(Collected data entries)
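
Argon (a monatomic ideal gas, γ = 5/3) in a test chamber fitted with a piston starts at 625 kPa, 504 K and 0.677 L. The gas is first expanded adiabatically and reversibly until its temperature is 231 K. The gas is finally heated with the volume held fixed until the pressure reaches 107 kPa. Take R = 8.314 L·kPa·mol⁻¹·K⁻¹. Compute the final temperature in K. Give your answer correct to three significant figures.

T₃ ≈ 278 K

Adiabatic (γ = 5/3), T V^(γ−1) and P V^γ constant: P₂ = P₁·(T₂/T₁)^(γ/(γ−1)) = 88.89 kPa; V₂ = V₁·(T₁/T₂)^(1/(γ−1)) = 2.182 L.
Isochoric, so P/T is constant: V₃ = V₂; T₃ = T₂·(P₃/P₂) = 278.1 K.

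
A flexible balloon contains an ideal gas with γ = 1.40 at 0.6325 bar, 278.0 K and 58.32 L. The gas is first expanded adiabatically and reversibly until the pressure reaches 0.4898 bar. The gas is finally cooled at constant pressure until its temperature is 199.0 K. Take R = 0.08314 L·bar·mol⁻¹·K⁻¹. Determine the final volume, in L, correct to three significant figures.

Reversible adiabatic, γ = 1.40: T₂ = T₁·(P₂/P₁)^((γ−1)/γ) = 258.4 K; V₂ = V₁·(P₁/P₂)^(1/γ) = 70.01 L.
P constant ⇒ V ∝ T: P₃ = P₂; V₃ = V₂·(T₃/T₂) = 53.91 L.

V₃ ≈ 53.9 L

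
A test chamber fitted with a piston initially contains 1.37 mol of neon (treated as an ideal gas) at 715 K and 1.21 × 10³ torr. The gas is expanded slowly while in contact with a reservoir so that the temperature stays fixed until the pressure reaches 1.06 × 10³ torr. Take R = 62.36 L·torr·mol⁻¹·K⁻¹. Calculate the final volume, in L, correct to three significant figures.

V₂ ≈ 57.6 L

From PV = nRT: V₁ = nRT₁/P₁ = 50.48 L.
Isothermal, so P V is constant: T₂ = T₁; V₂ = V₁·(P₁/P₂) = 57.63 L.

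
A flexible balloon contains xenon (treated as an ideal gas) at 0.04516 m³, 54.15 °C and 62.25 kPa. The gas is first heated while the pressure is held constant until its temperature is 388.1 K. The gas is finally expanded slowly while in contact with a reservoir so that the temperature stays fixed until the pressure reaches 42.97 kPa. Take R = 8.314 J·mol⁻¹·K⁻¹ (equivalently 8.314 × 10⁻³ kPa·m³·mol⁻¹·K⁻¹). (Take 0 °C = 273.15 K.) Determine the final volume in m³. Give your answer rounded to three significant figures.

Convert: T₁ = 327.3 K.
P constant ⇒ V ∝ T: P₂ = P₁; V₂ = V₁·(T₂/T₁) = 0.05355 m³.
Isothermal, so P V is constant: T₃ = T₂; V₃ = V₂·(P₂/P₃) = 0.07758 m³.

V₃ ≈ 0.0776 m³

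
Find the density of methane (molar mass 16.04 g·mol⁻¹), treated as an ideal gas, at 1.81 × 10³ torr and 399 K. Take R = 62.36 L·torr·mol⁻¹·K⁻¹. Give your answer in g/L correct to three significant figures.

ρ = PM/(RT) = (1.81e+03 × 16.04) / (62.36 × 399.0)

ρ ≈ 1.17 g/L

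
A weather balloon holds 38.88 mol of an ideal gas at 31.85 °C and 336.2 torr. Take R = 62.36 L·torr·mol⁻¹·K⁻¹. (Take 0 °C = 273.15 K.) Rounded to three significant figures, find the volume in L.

V ≈ 2.20e+03 L

Convert: T = 305.00 K.
PV = nRT ⇒ V = nRT/P = (38.88 × 62.36 × 305.00) / 336.2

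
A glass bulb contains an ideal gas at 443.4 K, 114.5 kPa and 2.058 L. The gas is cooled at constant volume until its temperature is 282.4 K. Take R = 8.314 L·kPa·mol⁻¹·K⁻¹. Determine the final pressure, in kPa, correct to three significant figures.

P₂ ≈ 72.9 kPa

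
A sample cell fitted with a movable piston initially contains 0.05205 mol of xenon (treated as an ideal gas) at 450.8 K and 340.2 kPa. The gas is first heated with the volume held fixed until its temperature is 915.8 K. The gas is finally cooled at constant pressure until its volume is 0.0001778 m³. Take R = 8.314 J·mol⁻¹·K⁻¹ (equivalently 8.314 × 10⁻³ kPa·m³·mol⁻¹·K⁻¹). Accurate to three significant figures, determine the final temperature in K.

T₃ ≈ 284 K

From PV = nRT: V₁ = nRT₁/P₁ = 0.0005734 m³.
V constant ⇒ P ∝ T: V₂ = V₁; P₂ = P₁·(T₂/T₁) = 691.1 kPa.
Isobaric, so V/T is constant: P₃ = P₂; T₃ = T₂·(V₃/V₂) = 284.0 K.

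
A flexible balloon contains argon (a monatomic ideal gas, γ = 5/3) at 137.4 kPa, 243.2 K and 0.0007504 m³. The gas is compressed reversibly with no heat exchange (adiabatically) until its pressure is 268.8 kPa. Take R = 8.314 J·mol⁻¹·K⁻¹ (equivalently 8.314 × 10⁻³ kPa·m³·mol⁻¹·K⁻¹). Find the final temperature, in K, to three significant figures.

Adiabatic (γ = 5/3), T V^(γ−1) and P V^γ constant: T₂ = T₁·(P₂/P₁)^((γ−1)/γ) = 318.1 K; V₂ = V₁·(P₁/P₂)^(1/γ) = 0.0005017 m³.

T₂ ≈ 318 K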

ACTIVITY –
Write out every record, exactly as written.

EXERCISE RESULT –
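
Argon (a monatomic ideal gas, γ = 5/3) in a test chamber fitted with a piston starts at 625 kPa, 504 K and 0.677 L. The gas is first expanded adiabatically and reversibly until its temperature is 231 K. The gas is finally heated with the volume held fixed until the pressure reaches 107 kPa. Take R = 8.314 L·kPa·mol⁻¹·K⁻¹. Compute the final temperature in K. Give your answer correct to three significant figures.

T₃ ≈ 278 K

Adiabatic (γ = 5/3), T V^(γ−1) and P V^γ constant: P₂ = P₁·(T₂/T₁)^(γ/(γ−1)) = 88.89 kPa; V₂ = V₁·(T₁/T₂)^(1/(γ−1)) = 2.182 L.
Isochoric, so P/T is constant: V₃ = V₂; T₃ = T₂·(P₃/P₂) = 278.1 K.

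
A flexible balloon contains an ideal gas with γ = 1.40 at 0.6325 bar, 278.0 K and 58.32 L. The gas is first expanded adiabatically and reversibly until the pressure reaches 0.4898 bar. The gas is finally cooled at constant pressure until its temperature is 199.0 K. Take R = 0.08314 L·bar·mol⁻¹·K⁻¹. Determine the final volume, in L, correct to three significant figures.

Reversible adiabatic, γ = 1.40: T₂ = T₁·(P₂/P₁)^((γ−1)/γ) = 258.4 K; V₂ = V₁·(P₁/P₂)^(1/γ) = 70.01 L.
P constant ⇒ V ∝ T: P₃ = P₂; V₃ = V₂·(T₃/T₂) = 53.91 L.

V₃ ≈ 53.9 L

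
A test chamber fitted with a piston initially contains 1.37 mol of neon (treated as an ideal gas) at 715 K and 1.21 × 10³ torr. The gas is expanded slowly while in contact with a reservoir so that the temperature stays fixed until the pressure reaches 1.06 × 10³ torr. Take R = 62.36 L·torr·mol⁻¹·K⁻¹. Calculate the final volume, in L, correct to three significant figures.

V₂ ≈ 57.6 L

From PV = nRT: V₁ = nRT₁/P₁ = 50.48 L.
Isothermal, so P V is constant: T₂ = T₁; V₂ = V₁·(P₁/P₂) = 57.63 L.

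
A flexible balloon contains xenon (treated as an ideal gas) at 0.04516 m³, 54.15 °C and 62.25 kPa. The gas is first heated while the pressure is held constant until its temperature is 388.1 K. The gas is finally expanded slowly while in contact with a reservoir so that the temperature stays fixed until the pressure reaches 42.97 kPa. Take R = 8.314 J·mol⁻¹·K⁻¹ (equivalently 8.314 × 10⁻³ kPa·m³·mol⁻¹·K⁻¹). (Take 0 °C = 273.15 K.) Determine the final volume in m³. Give your answer rounded to three significant figures.

Convert: T₁ = 327.3 K.
P constant ⇒ V ∝ T: P₂ = P₁; V₂ = V₁·(T₂/T₁) = 0.05355 m³.
Isothermal, so P V is constant: T₃ = T₂; V₃ = V₂·(P₂/P₃) = 0.07758 m³.

V₃ ≈ 0.0776 m³

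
Find the density of methane (molar mass 16.04 g·mol⁻¹), treated as an ideal gas, at 1.81 × 10³ torr and 399 K. Take R = 62.36 L·torr·mol⁻¹·K⁻¹. Give your answer in g/L correct to three significant figures.

ρ = PM/(RT) = (1.81e+03 × 16.04) / (62.36 × 399.0)

ρ ≈ 1.17 g/L

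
A weather balloon holds 38.88 mol of an ideal gas at 31.85 °C and 336.2 torr. Take R = 62.36 L·torr·mol⁻¹·K⁻¹. (Take 0 °C = 273.15 K.) Rounded to three significant figures, find the volume in L.

V ≈ 2.20e+03 L

Convert: T = 305.00 K.
PV = nRT ⇒ V = nRT/P = (38.88 × 62.36 × 305.00) / 336.2

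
A glass bulb contains an ideal gas at 443.4 K, 114.5 kPa and 2.058 L. The gas is cooled at constant volume until its temperature is 282.4 K. Take R = 8.314 L·kPa·mol⁻¹·K⁻¹. Determine the final pressure, in kPa, correct to three significant figures.

P₂ ≈ 72.9 kPa

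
A sample cell fitted with a movable piston initially contains 0.05205 mol of xenon (treated as an ideal gas) at 450.8 K and 340.2 kPa. The gas is first heated with the volume held fixed until its temperature is 915.8 K. The gas is finally cooled at constant pressure until its volume is 0.0001778 m³. Take R = 8.314 J·mol⁻¹·K⁻¹ (equivalently 8.314 × 10⁻³ kPa·m³·mol⁻¹·K⁻¹). Accurate to three significant figures, determine the final temperature in K.

T₃ ≈ 284 K

From PV = nRT: V₁ = nRT₁/P₁ = 0.0005734 m³.
V constant ⇒ P ∝ T: V₂ = V₁; P₂ = P₁·(T₂/T₁) = 691.1 kPa.
Isobaric, so V/T is constant: P₃ = P₂; T₃ = T₂·(V₃/V₂) = 284.0 K.

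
A flexible balloon contains argon (a monatomic ideal gas, γ = 5/3) at 137.4 kPa, 243.2 K and 0.0007504 m³. The gas is compressed reversibly with no heat exchange (adiabatically) until its pressure is 268.8 kPa. Take R = 8.314 J·mol⁻¹·K⁻¹ (equivalently 8.314 × 10⁻³ kPa·m³·mol⁻¹·K⁻¹). Find the final temperature, in K, to three significant figures.

Adiabatic (γ = 5/3), T V^(γ−1) and P V^γ constant: T₂ = T₁·(P₂/P₁)^((γ−1)/γ) = 318.1 K; V₂ = V₁·(P₁/P₂)^(1/γ) = 0.0005017 m³.

T₂ ≈ 318 K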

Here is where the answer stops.